------ Material to process
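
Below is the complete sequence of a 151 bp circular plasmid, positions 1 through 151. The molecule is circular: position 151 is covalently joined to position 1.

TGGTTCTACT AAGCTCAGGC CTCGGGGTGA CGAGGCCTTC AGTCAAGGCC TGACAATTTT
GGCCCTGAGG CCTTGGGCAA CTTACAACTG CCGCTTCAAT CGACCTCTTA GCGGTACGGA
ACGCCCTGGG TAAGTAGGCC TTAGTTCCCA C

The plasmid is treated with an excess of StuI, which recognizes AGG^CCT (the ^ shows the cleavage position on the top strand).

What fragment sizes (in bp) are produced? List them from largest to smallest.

68, 32, 22, 16, 13 bp

StuI sites (AGGCCT) start at positions 17, 33, 46, 68, 136.
StuI cuts after base 3 of each site, so after positions 19, 35, 48, 70, 138.
Circular molecule, 5 cuts → 5 fragments:
  20–35 → 16 bp
  36–48 → 13 bp
  49–70 → 22 bp
  71–138 → 68 bp
  139–151 then 1–19 → 13 + 19 = 32 bp
Sorted largest to smallest: 68, 32, 22, 16, 13 bp.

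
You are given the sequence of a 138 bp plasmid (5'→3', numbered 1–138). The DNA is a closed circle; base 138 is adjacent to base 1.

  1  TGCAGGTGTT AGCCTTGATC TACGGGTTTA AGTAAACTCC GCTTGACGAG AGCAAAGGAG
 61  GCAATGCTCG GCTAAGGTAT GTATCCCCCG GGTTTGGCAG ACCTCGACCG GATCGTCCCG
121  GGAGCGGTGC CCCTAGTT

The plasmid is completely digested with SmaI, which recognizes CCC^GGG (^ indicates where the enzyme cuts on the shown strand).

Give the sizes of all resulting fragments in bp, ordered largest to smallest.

SmaI sites (CCCGGG) start at positions 87, 117.
SmaI cuts after base 3 of each site, so after positions 89, 119.
Circular molecule, 2 cuts → 2 fragments:
  90–119 → 30 bp
  120–138 then 1–89 → 19 + 89 = 108 bp
Sorted largest to smallest: 108, 30 bp.

108, 30 bp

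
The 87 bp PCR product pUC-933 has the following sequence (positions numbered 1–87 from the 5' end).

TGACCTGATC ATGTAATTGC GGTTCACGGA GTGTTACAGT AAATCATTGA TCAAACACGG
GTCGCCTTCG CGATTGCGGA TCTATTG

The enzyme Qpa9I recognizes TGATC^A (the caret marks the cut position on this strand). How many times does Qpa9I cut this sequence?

TGATCA occurs starting at positions 6, 48.
Qpa9I cuts at 2 sites.

2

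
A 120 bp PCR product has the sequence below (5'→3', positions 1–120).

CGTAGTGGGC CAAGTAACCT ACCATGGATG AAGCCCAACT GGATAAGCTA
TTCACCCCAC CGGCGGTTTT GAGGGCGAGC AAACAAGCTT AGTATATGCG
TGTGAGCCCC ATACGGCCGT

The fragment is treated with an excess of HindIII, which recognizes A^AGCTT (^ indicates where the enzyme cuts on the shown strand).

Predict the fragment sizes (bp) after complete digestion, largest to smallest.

The HindIII site (AAGCTT) starts at position 85.
HindIII cuts after the first base of each site, so after position 85.
Linear molecule, 1 cut → 2 fragments:
  1–85 → 85 bp
  86–120 → 35 bp
Sorted largest to smallest: 85, 35 bp.

85, 35 bp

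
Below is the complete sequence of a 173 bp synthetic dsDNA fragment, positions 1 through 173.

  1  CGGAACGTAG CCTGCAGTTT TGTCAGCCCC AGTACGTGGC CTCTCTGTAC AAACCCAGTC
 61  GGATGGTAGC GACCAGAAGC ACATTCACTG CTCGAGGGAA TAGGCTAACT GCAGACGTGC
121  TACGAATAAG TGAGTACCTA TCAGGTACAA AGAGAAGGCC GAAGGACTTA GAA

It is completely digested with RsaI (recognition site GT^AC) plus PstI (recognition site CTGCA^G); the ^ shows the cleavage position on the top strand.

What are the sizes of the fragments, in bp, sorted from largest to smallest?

RsaI sites (GTAC) start at positions 32, 47, 134, 145.
RsaI cuts after base 2 of each site, so after positions 33, 48, 135, 146.
PstI sites (CTGCAG) start at positions 12, 109.
PstI cuts after base 5 of each site (before the last base), so after positions 16, 113.
Combined cut positions: 16, 33, 48, 113, 135, 146.
Linear molecule, 6 cuts → 7 fragments:
  1–16 → 16 bp
  17–33 → 17 bp
  34–48 → 15 bp
  49–113 → 65 bp
  114–135 → 22 bp
  136–146 → 11 bp
  147–173 → 27 bp
Sorted largest to smallest: 65, 27, 22, 17, 16, 15, 11 bp.

65, 27, 22, 17, 16, 15, 11 bp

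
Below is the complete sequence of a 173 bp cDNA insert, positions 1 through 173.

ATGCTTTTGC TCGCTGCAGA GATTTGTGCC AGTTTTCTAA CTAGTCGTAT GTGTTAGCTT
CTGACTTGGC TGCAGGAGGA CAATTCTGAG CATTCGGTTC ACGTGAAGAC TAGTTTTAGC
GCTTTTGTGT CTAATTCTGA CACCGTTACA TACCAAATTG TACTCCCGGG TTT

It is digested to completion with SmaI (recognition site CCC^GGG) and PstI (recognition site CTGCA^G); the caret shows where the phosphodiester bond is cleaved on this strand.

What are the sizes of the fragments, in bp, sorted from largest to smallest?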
------------
Task requirements: Using the entries above, repeat only the lines from the one containing "TTCACCCCAC CGGCGGTTTT GAGGGCGAGC" through the one containing "It is completely", end lines included.

Written response:
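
TTCACCCCAC CGGCGGTTTT GAGGGCGAGC AAACAAGCTT AGTATATGCG
TGTGAGCCCC ATACGGCCGT

The fragment is treated with an excess of HindIII, which recognizes A^AGCTT (^ indicates where the enzyme cuts on the shown strand).

Predict the fragment sizes (bp) after complete digestion, largest to smallest.

The HindIII site (AAGCTT) starts at position 85.
HindIII cuts after the first base of each site, so after position 85.
Linear molecule, 1 cut → 2 fragments:
  1–85 → 85 bp
  86–120 → 35 bp
Sorted largest to smallest: 85, 35 bp.

85, 35 bp

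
Below is the complete sequence of a 173 bp synthetic dsDNA fragment, positions 1 through 173.

  1  CGGAACGTAG CCTGCAGTTT TGTCAGCCCC AGTACGTGGC CTCTCTGTAC AAACCCAGTC
 61  GGATGGTAGC GACCAGAAGC ACATTCACTG CTCGAGGGAA TAGGCTAACT GCAGACGTGC
121  TACGAATAAG TGAGTACCTA TCAGGTACAA AGAGAAGGCC GAAGGACTTA GAA

It is completely digested with RsaI (recognition site GT^AC) plus PstI (recognition site CTGCA^G); the ^ shows the cleavage position on the top strand.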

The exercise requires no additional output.